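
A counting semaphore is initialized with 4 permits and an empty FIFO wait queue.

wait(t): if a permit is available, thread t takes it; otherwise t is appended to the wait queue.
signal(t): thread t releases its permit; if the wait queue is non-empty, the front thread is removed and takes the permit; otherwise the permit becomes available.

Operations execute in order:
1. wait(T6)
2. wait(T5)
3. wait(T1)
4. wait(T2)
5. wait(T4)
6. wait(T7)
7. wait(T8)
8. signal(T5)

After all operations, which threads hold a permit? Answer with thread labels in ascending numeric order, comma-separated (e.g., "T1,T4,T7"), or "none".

Step 1: wait(T6) -> count=3 queue=[] holders={T6}
Step 2: wait(T5) -> count=2 queue=[] holders={T5,T6}
Step 3: wait(T1) -> count=1 queue=[] holders={T1,T5,T6}
Step 4: wait(T2) -> count=0 queue=[] holders={T1,T2,T5,T6}
Step 5: wait(T4) -> count=0 queue=[T4] holders={T1,T2,T5,T6}
Step 6: wait(T7) -> count=0 queue=[T4,T7] holders={T1,T2,T5,T6}
Step 7: wait(T8) -> count=0 queue=[T4,T7,T8] holders={T1,T2,T5,T6}
Step 8: signal(T5) -> count=0 queue=[T7,T8] holders={T1,T2,T4,T6}
Final holders: T1,T2,T4,T6

Answer: T1,T2,T4,T6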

--------------------------------------------------

-- Your task --
Repeat the material above exactly, including every line.

-- Response for this exercise --
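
A counting semaphore is initialized with 4 permits and an empty FIFO wait queue.

wait(t): if a permit is available, thread t takes it; otherwise t is appended to the wait queue.
signal(t): thread t releases its permit; if the wait queue is non-empty, the front thread is removed and takes the permit; otherwise the permit becomes available.

Operations execute in order:
1. wait(T6)
2. wait(T5)
3. wait(T1)
4. wait(T2)
5. wait(T4)
6. wait(T7)
7. wait(T8)
8. signal(T5)

After all operations, which threads hold a permit? Answer with thread labels in ascending numeric order, comma-separated (e.g., "T1,T4,T7"), or "none".

Step 1: wait(T6) -> count=3 queue=[] holders={T6}
Step 2: wait(T5) -> count=2 queue=[] holders={T5,T6}
Step 3: wait(T1) -> count=1 queue=[] holders={T1,T5,T6}
Step 4: wait(T2) -> count=0 queue=[] holders={T1,T2,T5,T6}
Step 5: wait(T4) -> count=0 queue=[T4] holders={T1,T2,T5,T6}
Step 6: wait(T7) -> count=0 queue=[T4,T7] holders={T1,T2,T5,T6}
Step 7: wait(T8) -> count=0 queue=[T4,T7,T8] holders={T1,T2,T5,T6}
Step 8: signal(T5) -> count=0 queue=[T7,T8] holders={T1,T2,T4,T6}
Final holders: T1,T2,T4,T6

Answer: T1,T2,T4,T6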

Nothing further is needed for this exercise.